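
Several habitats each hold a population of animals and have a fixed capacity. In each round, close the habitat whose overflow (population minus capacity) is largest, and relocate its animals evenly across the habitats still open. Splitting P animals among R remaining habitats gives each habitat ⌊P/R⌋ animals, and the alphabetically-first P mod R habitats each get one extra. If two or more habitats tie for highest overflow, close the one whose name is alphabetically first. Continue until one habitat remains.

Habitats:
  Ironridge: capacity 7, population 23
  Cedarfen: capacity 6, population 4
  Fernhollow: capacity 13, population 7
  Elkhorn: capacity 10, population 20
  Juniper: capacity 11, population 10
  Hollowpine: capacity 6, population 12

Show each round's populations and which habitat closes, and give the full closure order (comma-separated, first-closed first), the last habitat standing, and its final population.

Round 1: Cedarfen=4 Elkhorn=20 Fernhollow=7 Hollowpine=12 Ironridge=23 Juniper=10 → close Ironridge (overflow 16)
  23÷5 = 4 each, +1 to first 3
Round 2: Cedarfen=9 Elkhorn=25 Fernhollow=12 Hollowpine=16 Juniper=14 → close Elkhorn (overflow 15)
  25÷4 = 6 each, +1 to first 1
Round 3: Cedarfen=16 Fernhollow=18 Hollowpine=22 Juniper=20 → close Hollowpine (overflow 16)
  22÷3 = 7 each, +1 to first 1
Round 4: Cedarfen=24 Fernhollow=25 Juniper=27 → close Cedarfen (overflow 18)
  24÷2 = 12 each, +1 to first 0
Round 5: Fernhollow=37 Juniper=39 → close Juniper (overflow 28)
  39÷1 = 39 each, +1 to first 0

Closure order: Ironridge, Elkhorn, Hollowpine, Cedarfen, Juniper
Last habitat: Fernhollow with 76 animals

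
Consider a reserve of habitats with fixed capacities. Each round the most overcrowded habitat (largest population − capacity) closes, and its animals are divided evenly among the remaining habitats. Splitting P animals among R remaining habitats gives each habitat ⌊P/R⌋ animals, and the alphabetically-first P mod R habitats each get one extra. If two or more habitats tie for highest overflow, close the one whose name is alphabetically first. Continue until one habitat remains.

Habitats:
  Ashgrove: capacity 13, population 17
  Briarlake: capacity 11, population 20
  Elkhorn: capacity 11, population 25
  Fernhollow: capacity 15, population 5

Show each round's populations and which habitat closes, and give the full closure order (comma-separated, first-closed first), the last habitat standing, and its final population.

Closure order: Elkhorn, Briarlake, Ashgrove
Last habitat: Fernhollow with 67 animals

Round 1: Ashgrove=17 Briarlake=20 Elkhorn=25 Fernhollow=5 → close Elkhorn (overflow 14)
  25÷3 = 8 each, +1 to first 1
Round 2: Ashgrove=26 Briarlake=28 Fernhollow=13 → close Briarlake (overflow 17)
  28÷2 = 14 each, +1 to first 0
Round 3: Ashgrove=40 Fernhollow=27 → close Ashgrove (overflow 27)
  40÷1 = 40 each, +1 to first 0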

::::::

Copy out, word for word, only the lines from the one with "Elkhorn: capacity 11, population 25" through the last line of the material above.

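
  Elkhorn: capacity 11, population 25
  Fernhollow: capacity 15, population 5

Show each round's populations and which habitat closes, and give the full closure order (comma-separated, first-closed first), the last habitat standing, and its final population.

Closure order: Elkhorn, Briarlake, Ashgrove
Last habitat: Fernhollow with 67 animals

Round 1: Ashgrove=17 Briarlake=20 Elkhorn=25 Fernhollow=5 → close Elkhorn (overflow 14)
  25÷3 = 8 each, +1 to first 1
Round 2: Ashgrove=26 Briarlake=28 Fernhollow=13 → close Briarlake (overflow 17)
  28÷2 = 14 each, +1 to first 0
Round 3: Ashgrove=40 Fernhollow=27 → close Ashgrove (overflow 27)
  40÷1 = 40 each, +1 to first 0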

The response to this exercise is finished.